#### Task item
Your answer should be the line that contains "A biased coin" and each line after it, restated word for word through the final line of the entries.

[Stored data]
- - -

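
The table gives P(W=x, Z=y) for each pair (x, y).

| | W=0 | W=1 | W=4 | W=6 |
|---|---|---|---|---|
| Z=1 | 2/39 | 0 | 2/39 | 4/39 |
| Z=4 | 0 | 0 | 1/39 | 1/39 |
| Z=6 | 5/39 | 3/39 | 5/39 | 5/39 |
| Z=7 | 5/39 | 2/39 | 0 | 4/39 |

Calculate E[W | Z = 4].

5

P(Z = 4) = 2/39.
Σ W·P over the event = 4·(1/39) + 6·(1/39) = 10/39.
E[W | Z = 4] = (10/39) / (2/39) = 5.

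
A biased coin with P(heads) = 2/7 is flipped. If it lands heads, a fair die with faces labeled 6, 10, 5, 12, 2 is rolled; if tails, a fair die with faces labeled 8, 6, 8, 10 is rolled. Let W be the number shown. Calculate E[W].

54/7

E[W | heads] = (6+10+5+12+2)/5 = 7.
E[W | tails] = (8+6+8+10)/4 = 8.
E[W] = (2/7)·(7) + (5/7)·(8) = 54/7.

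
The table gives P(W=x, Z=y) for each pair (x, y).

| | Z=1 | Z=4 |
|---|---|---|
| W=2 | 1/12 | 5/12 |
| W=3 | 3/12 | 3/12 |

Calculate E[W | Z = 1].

P(Z = 1) = 1/3.
Σ W·P over the event = 2·(1/12) + 3·(3/12) = 11/12.
E[W | Z = 1] = (11/12) / (1/3) = 11/4.

11/4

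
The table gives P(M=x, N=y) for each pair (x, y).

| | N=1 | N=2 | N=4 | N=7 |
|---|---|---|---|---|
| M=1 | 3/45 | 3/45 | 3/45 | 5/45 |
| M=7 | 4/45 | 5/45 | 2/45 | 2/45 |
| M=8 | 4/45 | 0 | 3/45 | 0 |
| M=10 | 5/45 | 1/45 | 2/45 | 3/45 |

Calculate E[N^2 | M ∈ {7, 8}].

P(M ∈ {7, 8}) = 4/9.
Summing N^2·P(M=x,N=y) over the conditioning event gives 206/45.
E[N^2 | M ∈ {7, 8}] = (206/45) / (4/9) = 103/10.

103/10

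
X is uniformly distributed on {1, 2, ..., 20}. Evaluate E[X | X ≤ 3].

2

Given X ≤ 3, X is equally likely to be any of {1, 2, 3}.
E[X | X ≤ 3] = (1 + 2 + 3) / 3 = 2.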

- - -

#### Output below
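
A biased coin with P(heads) = 2/7 is flipped. If it lands heads, a fair die with faces labeled 6, 10, 5, 12, 2 is rolled; if tails, a fair die with faces labeled 8, 6, 8, 10 is rolled. Let W be the number shown. Calculate E[W].

54/7

E[W | heads] = (6+10+5+12+2)/5 = 7.
E[W | tails] = (8+6+8+10)/4 = 8.
E[W] = (2/7)·(7) + (5/7)·(8) = 54/7.

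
The table gives P(W=x, Z=y) for each pair (x, y).

| | Z=1 | Z=4 |
|---|---|---|
| W=2 | 1/12 | 5/12 |
| W=3 | 3/12 | 3/12 |

Calculate E[W | Z = 1].

P(Z = 1) = 1/3.
Σ W·P over the event = 2·(1/12) + 3·(3/12) = 11/12.
E[W | Z = 1] = (11/12) / (1/3) = 11/4.

11/4

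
The table gives P(M=x, N=y) for each pair (x, y).

| | N=1 | N=2 | N=4 | N=7 |
|---|---|---|---|---|
| M=1 | 3/45 | 3/45 | 3/45 | 5/45 |
| M=7 | 4/45 | 5/45 | 2/45 | 2/45 |
| M=8 | 4/45 | 0 | 3/45 | 0 |
| M=10 | 5/45 | 1/45 | 2/45 | 3/45 |

Calculate E[N^2 | M ∈ {7, 8}].

P(M ∈ {7, 8}) = 4/9.
Summing N^2·P(M=x,N=y) over the conditioning event gives 206/45.
E[N^2 | M ∈ {7, 8}] = (206/45) / (4/9) = 103/10.

103/10

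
X is uniformly distributed on {1, 2, ..., 20}. Evaluate E[X | X ≤ 3].

2

Given X ≤ 3, X is equally likely to be any of {1, 2, 3}.
E[X | X ≤ 3] = (1 + 2 + 3) / 3 = 2.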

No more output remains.